> _Exercise brief_:
Write out, as an exact transcription, the line that has "Given Y = 26√X, find" and each line after it through the end of the data below.

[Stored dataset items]
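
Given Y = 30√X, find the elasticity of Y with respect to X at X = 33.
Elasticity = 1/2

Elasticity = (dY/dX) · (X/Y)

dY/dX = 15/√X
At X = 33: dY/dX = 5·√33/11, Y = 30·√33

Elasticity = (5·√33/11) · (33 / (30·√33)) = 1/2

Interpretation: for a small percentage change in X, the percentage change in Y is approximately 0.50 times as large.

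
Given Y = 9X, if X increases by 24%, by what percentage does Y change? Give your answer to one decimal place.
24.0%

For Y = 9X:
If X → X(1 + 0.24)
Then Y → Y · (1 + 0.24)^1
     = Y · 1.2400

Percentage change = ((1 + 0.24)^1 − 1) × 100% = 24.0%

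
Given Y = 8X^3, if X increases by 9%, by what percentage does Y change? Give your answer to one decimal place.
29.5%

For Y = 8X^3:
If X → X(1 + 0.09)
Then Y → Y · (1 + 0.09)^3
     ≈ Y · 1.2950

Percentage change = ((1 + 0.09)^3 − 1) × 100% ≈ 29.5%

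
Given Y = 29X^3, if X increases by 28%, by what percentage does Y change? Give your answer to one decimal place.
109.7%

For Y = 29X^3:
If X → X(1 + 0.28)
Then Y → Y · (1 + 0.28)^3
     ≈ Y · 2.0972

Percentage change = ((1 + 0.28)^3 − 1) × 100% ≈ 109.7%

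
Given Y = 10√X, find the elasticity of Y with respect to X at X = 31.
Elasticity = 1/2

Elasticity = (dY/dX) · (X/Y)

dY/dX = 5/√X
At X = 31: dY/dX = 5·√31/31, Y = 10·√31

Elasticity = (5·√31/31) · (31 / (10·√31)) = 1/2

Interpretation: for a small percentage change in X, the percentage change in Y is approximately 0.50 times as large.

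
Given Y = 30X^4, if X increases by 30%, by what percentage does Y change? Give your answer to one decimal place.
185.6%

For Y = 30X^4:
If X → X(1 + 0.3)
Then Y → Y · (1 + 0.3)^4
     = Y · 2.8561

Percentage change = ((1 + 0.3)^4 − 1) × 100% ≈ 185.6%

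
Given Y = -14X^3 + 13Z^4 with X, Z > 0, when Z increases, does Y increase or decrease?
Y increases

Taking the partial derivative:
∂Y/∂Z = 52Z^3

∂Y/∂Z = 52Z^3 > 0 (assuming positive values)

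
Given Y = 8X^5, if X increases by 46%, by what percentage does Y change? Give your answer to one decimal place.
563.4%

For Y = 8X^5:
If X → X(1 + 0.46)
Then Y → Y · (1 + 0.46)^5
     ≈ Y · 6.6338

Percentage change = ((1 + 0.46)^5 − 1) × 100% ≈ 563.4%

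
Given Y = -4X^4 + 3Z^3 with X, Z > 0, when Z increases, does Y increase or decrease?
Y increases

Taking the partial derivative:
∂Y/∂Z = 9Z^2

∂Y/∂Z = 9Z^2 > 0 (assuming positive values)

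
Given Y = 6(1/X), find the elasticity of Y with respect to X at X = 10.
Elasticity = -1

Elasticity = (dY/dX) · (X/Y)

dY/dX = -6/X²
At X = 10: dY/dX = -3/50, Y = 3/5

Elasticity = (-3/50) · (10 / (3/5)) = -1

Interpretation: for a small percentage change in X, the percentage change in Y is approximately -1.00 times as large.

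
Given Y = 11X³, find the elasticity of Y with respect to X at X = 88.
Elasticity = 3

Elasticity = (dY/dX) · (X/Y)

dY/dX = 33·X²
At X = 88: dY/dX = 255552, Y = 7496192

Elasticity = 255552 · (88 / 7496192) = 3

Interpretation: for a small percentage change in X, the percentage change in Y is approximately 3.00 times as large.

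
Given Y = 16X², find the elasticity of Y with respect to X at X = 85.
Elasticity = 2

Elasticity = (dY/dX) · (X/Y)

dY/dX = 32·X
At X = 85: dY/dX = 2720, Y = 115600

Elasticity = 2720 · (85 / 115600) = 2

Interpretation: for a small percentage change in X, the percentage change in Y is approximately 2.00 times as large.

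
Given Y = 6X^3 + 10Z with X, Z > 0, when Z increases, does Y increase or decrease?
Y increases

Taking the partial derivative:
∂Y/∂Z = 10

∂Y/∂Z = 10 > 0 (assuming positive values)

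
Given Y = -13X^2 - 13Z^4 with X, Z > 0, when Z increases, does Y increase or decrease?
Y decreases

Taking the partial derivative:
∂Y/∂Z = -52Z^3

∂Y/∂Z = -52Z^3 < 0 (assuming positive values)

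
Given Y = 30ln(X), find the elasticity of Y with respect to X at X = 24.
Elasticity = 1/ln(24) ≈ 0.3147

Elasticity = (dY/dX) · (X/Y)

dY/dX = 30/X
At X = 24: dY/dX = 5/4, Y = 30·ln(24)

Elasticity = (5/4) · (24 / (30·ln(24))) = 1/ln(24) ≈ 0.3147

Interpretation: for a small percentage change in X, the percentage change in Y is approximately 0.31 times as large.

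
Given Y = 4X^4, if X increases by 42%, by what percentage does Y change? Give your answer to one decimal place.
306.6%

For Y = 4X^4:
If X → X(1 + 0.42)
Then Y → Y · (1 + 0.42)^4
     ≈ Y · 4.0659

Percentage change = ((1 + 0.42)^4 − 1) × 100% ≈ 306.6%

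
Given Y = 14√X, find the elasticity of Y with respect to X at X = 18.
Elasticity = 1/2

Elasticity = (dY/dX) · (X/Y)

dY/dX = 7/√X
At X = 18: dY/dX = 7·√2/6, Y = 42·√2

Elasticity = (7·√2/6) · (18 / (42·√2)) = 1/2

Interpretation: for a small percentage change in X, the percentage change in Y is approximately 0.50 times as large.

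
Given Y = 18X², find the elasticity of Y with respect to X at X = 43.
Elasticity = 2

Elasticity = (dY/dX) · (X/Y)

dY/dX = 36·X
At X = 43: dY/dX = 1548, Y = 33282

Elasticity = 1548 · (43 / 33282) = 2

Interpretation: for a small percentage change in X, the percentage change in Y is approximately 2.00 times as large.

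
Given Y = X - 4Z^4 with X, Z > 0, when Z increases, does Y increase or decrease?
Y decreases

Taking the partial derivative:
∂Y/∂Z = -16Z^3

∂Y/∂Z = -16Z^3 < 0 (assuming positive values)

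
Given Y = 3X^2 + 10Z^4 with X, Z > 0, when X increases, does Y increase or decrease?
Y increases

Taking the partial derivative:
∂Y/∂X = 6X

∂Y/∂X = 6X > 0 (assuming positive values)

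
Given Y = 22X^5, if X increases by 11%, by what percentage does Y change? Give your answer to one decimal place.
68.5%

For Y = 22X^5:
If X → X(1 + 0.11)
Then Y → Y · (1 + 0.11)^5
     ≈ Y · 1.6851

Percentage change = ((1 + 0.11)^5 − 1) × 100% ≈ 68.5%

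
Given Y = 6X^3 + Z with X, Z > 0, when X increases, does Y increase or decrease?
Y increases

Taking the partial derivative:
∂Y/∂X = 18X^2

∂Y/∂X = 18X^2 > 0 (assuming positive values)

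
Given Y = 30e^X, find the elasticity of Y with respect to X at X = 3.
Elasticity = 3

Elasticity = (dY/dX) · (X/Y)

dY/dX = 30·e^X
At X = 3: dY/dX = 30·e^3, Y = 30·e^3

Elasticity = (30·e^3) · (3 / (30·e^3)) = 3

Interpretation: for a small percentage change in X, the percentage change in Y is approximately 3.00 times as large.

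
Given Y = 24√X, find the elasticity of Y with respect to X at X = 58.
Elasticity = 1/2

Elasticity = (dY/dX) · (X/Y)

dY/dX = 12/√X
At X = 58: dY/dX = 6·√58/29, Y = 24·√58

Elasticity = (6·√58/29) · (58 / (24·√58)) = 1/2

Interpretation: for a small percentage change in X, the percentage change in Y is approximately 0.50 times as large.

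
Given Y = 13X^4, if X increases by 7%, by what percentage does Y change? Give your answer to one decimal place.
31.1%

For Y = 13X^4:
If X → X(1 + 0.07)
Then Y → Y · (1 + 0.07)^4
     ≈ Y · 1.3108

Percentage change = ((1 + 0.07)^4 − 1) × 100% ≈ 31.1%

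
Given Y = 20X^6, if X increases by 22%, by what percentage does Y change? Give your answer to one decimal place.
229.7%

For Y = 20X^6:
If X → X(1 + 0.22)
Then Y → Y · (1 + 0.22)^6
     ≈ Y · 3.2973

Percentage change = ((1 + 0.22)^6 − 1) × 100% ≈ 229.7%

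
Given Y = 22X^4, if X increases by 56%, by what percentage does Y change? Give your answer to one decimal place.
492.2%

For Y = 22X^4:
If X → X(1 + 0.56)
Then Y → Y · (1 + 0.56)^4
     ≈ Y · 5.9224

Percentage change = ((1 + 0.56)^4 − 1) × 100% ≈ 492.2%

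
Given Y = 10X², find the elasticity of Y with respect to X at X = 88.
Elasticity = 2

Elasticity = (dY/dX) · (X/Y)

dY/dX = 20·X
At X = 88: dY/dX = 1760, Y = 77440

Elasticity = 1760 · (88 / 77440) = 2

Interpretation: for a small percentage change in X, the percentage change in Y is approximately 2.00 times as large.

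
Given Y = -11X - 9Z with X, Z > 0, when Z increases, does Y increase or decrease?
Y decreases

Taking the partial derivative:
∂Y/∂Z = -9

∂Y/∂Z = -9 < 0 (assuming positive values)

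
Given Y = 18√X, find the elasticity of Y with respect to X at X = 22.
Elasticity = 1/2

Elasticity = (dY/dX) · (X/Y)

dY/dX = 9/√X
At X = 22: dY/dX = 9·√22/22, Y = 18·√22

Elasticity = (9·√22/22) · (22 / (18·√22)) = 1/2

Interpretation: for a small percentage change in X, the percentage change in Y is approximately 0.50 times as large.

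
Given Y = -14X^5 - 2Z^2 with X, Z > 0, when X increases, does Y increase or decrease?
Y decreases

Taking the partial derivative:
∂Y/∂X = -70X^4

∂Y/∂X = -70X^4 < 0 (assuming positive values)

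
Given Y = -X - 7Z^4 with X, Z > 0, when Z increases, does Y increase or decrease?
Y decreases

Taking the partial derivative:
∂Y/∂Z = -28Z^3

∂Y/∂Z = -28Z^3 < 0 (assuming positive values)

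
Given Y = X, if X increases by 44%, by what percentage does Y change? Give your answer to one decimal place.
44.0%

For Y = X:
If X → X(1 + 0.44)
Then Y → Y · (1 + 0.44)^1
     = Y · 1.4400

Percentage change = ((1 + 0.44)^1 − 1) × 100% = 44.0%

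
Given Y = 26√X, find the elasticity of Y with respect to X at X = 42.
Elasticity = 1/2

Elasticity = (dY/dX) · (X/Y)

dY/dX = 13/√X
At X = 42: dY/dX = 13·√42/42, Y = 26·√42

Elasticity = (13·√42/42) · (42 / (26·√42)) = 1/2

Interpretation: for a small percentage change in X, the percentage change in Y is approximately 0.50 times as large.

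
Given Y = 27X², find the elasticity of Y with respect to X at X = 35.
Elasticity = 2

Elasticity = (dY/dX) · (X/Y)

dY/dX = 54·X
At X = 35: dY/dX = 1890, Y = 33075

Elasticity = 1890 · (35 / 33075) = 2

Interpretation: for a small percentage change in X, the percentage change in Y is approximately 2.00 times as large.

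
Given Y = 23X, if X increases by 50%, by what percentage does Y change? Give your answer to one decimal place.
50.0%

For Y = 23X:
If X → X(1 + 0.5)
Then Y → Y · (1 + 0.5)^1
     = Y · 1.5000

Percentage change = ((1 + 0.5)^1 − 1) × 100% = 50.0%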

> _Response box_:
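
Given Y = 26√X, find the elasticity of Y with respect to X at X = 42.
Elasticity = 1/2

Elasticity = (dY/dX) · (X/Y)

dY/dX = 13/√X
At X = 42: dY/dX = 13·√42/42, Y = 26·√42

Elasticity = (13·√42/42) · (42 / (26·√42)) = 1/2

Interpretation: for a small percentage change in X, the percentage change in Y is approximately 0.50 times as large.

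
Given Y = 27X², find the elasticity of Y with respect to X at X = 35.
Elasticity = 2

Elasticity = (dY/dX) · (X/Y)

dY/dX = 54·X
At X = 35: dY/dX = 1890, Y = 33075

Elasticity = 1890 · (35 / 33075) = 2

Interpretation: for a small percentage change in X, the percentage change in Y is approximately 2.00 times as large.

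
Given Y = 23X, if X increases by 50%, by what percentage does Y change? Give your answer to one decimal place.
50.0%

For Y = 23X:
If X → X(1 + 0.5)
Then Y → Y · (1 + 0.5)^1
     = Y · 1.5000

Percentage change = ((1 + 0.5)^1 − 1) × 100% = 50.0%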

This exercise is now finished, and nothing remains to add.